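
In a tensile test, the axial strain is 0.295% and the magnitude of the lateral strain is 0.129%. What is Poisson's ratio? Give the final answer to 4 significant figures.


nu = -epsilon_lat / epsilon_axial
Lateral strain is contraction (negative), so using magnitudes:
nu = 0.129 / 0.295
nu = 0.4373


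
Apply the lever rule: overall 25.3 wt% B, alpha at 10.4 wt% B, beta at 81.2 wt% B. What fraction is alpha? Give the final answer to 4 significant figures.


f_alpha = (C_beta - C0) / (C_beta - C_alpha)
f_alpha = (81.2 - 25.3) / (81.2 - 10.4)
f_alpha = 0.7895


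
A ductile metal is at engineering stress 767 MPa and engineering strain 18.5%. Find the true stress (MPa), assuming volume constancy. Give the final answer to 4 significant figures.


sigma_true = sigma_eng * (1 + epsilon_eng)
sigma_true = 767 * (1 + 0.185)
sigma_true = 908.9 MPa


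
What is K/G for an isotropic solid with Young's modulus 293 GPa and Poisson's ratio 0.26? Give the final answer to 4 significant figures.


G = E / (2*(1+nu))
G = 293 / (2*(1+0.26)) = 116.27 GPa
K = E / (3*(1-2*nu))
K = 293 / (3*(1-2*0.26)) = 203.472 GPa
K/G = 203.472 / 116.27 = 1.75


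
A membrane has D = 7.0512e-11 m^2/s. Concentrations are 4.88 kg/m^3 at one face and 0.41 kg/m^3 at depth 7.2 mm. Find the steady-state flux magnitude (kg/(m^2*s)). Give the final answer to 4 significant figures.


J = -D * (dC/dx) = D * (C1 - C2) / dx
J = 7.0512e-11 * (4.88 - 0.41) / 7.2e-03
J = 4.378e-08 kg/(m^2*s)


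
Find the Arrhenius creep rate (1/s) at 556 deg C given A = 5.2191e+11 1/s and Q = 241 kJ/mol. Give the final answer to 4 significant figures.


rate = A * exp(-Q / (R*T))
T = 556 + 273.15 = 829.15 K
rate = 5.2191e+11 * exp(-241e3 / (8.314 * 829.15))
rate = 3.424e-04 1/s


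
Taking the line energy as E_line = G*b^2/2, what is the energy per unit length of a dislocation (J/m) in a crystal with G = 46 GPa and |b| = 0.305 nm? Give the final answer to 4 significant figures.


E = G*b^2/2
b = 0.305 nm = 3.05e-10 m
G = 46 GPa = 4.6e+10 Pa
E = 0.5 * 4.6e+10 * (3.05e-10)^2
E = 2.14e-09 J/m


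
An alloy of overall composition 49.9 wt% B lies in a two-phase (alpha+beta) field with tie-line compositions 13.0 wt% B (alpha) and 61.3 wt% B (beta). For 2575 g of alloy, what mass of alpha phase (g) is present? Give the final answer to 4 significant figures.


f_alpha = (C_beta - C0) / (C_beta - C_alpha)
f_alpha = (61.3 - 49.9) / (61.3 - 13.0) = 0.236025
m_alpha = f_alpha * m_total = 0.236025 * 2575 = 607.8 g


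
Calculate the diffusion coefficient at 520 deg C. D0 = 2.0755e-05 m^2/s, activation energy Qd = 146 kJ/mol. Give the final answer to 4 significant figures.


D = D0 * exp(-Qd / (R*T))
T = 793.15 K
D = 2.0755e-05 * exp(-146e3 / (8.314 * 793.15))
D = 5.031e-15 m^2/s


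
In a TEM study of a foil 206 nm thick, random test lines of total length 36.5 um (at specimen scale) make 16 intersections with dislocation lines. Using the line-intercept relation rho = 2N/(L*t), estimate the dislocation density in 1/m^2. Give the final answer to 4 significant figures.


rho = 2N / (L * t)
L = 36.5 um = 3.65e-05 m, t = 206 nm = 2.06e-07 m
rho = 2 * 16 / (3.65e-05 * 2.06e-07)
rho = 4.256e+12 1/m^2


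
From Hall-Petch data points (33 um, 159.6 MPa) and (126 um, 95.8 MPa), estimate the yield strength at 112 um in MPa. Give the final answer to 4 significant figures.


sigma_y = sigma0 + k / sqrt(d)
1/sqrt(d1) = 1/sqrt(3.3e-05) = 174.078;  1/sqrt(d2) = 89.0871
k = (sigma1 - sigma2) / (1/sqrt(d1) - 1/sqrt(d2)) = (159.6 - 95.8) / (174.078 - 89.0871) = 0.750671 MPa*m^0.5
sigma0 = sigma1 - k/sqrt(d1) = 159.6 - 0.750671*174.078 = 28.9249 MPa
sigma_y(d3) = 28.9249 + 0.750671 / sqrt(1.12e-04) = 99.86 MPa


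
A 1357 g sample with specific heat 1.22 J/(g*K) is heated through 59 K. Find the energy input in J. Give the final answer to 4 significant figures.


Q = m * cp * dT
Q = 1357 * 1.22 * 59
Q = 97680 J


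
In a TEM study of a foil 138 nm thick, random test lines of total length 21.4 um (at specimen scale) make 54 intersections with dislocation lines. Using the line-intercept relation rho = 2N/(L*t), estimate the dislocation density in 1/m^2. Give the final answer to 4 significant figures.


rho = 2N / (L * t)
L = 21.4 um = 2.14e-05 m, t = 138 nm = 1.38e-07 m
rho = 2 * 54 / (2.14e-05 * 1.38e-07)
rho = 3.657e+13 1/m^2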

----------

EXERCISE:
Write all the data out again, word for word.

SOLUTION TO THIS TASK:
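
In a tensile test, the axial strain is 0.295% and the magnitude of the lateral strain is 0.129%. What is Poisson's ratio? Give the final answer to 4 significant figures.


nu = -epsilon_lat / epsilon_axial
Lateral strain is contraction (negative), so using magnitudes:
nu = 0.129 / 0.295
nu = 0.4373


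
Apply the lever rule: overall 25.3 wt% B, alpha at 10.4 wt% B, beta at 81.2 wt% B. What fraction is alpha? Give the final answer to 4 significant figures.


f_alpha = (C_beta - C0) / (C_beta - C_alpha)
f_alpha = (81.2 - 25.3) / (81.2 - 10.4)
f_alpha = 0.7895


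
A ductile metal is at engineering stress 767 MPa and engineering strain 18.5%. Find the true stress (MPa), assuming volume constancy. Give the final answer to 4 significant figures.


sigma_true = sigma_eng * (1 + epsilon_eng)
sigma_true = 767 * (1 + 0.185)
sigma_true = 908.9 MPa


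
What is K/G for an isotropic solid with Young's modulus 293 GPa and Poisson's ratio 0.26? Give the final answer to 4 significant figures.


G = E / (2*(1+nu))
G = 293 / (2*(1+0.26)) = 116.27 GPa
K = E / (3*(1-2*nu))
K = 293 / (3*(1-2*0.26)) = 203.472 GPa
K/G = 203.472 / 116.27 = 1.75


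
A membrane has D = 7.0512e-11 m^2/s. Concentrations are 4.88 kg/m^3 at one face and 0.41 kg/m^3 at depth 7.2 mm. Find the steady-state flux magnitude (kg/(m^2*s)). Give the final answer to 4 significant figures.


J = -D * (dC/dx) = D * (C1 - C2) / dx
J = 7.0512e-11 * (4.88 - 0.41) / 7.2e-03
J = 4.378e-08 kg/(m^2*s)


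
Find the Arrhenius creep rate (1/s) at 556 deg C given A = 5.2191e+11 1/s and Q = 241 kJ/mol. Give the final answer to 4 significant figures.


rate = A * exp(-Q / (R*T))
T = 556 + 273.15 = 829.15 K
rate = 5.2191e+11 * exp(-241e3 / (8.314 * 829.15))
rate = 3.424e-04 1/s


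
Taking the line energy as E_line = G*b^2/2, what is the energy per unit length of a dislocation (J/m) in a crystal with G = 46 GPa and |b| = 0.305 nm? Give the final answer to 4 significant figures.


E = G*b^2/2
b = 0.305 nm = 3.05e-10 m
G = 46 GPa = 4.6e+10 Pa
E = 0.5 * 4.6e+10 * (3.05e-10)^2
E = 2.14e-09 J/m


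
An alloy of overall composition 49.9 wt% B lies in a two-phase (alpha+beta) field with tie-line compositions 13.0 wt% B (alpha) and 61.3 wt% B (beta). For 2575 g of alloy, what mass of alpha phase (g) is present? Give the final answer to 4 significant figures.


f_alpha = (C_beta - C0) / (C_beta - C_alpha)
f_alpha = (61.3 - 49.9) / (61.3 - 13.0) = 0.236025
m_alpha = f_alpha * m_total = 0.236025 * 2575 = 607.8 g


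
Calculate the diffusion coefficient at 520 deg C. D0 = 2.0755e-05 m^2/s, activation energy Qd = 146 kJ/mol. Give the final answer to 4 significant figures.


D = D0 * exp(-Qd / (R*T))
T = 793.15 K
D = 2.0755e-05 * exp(-146e3 / (8.314 * 793.15))
D = 5.031e-15 m^2/s


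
In a TEM study of a foil 206 nm thick, random test lines of total length 36.5 um (at specimen scale) make 16 intersections with dislocation lines. Using the line-intercept relation rho = 2N/(L*t), estimate the dislocation density in 1/m^2. Give the final answer to 4 significant figures.


rho = 2N / (L * t)
L = 36.5 um = 3.65e-05 m, t = 206 nm = 2.06e-07 m
rho = 2 * 16 / (3.65e-05 * 2.06e-07)
rho = 4.256e+12 1/m^2


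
From Hall-Petch data points (33 um, 159.6 MPa) and (126 um, 95.8 MPa), estimate the yield strength at 112 um in MPa. Give the final answer to 4 significant figures.


sigma_y = sigma0 + k / sqrt(d)
1/sqrt(d1) = 1/sqrt(3.3e-05) = 174.078;  1/sqrt(d2) = 89.0871
k = (sigma1 - sigma2) / (1/sqrt(d1) - 1/sqrt(d2)) = (159.6 - 95.8) / (174.078 - 89.0871) = 0.750671 MPa*m^0.5
sigma0 = sigma1 - k/sqrt(d1) = 159.6 - 0.750671*174.078 = 28.9249 MPa
sigma_y(d3) = 28.9249 + 0.750671 / sqrt(1.12e-04) = 99.86 MPa


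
A 1357 g sample with specific heat 1.22 J/(g*K) is heated through 59 K. Find the energy input in J. Give the final answer to 4 significant figures.


Q = m * cp * dT
Q = 1357 * 1.22 * 59
Q = 97680 J


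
In a TEM study of a foil 138 nm thick, random test lines of total length 21.4 um (at specimen scale) make 54 intersections with dislocation lines. Using the line-intercept relation rho = 2N/(L*t), estimate the dislocation density in 1/m^2. Give the final answer to 4 significant figures.


rho = 2N / (L * t)
L = 21.4 um = 2.14e-05 m, t = 138 nm = 1.38e-07 m
rho = 2 * 54 / (2.14e-05 * 1.38e-07)
rho = 3.657e+13 1/m^2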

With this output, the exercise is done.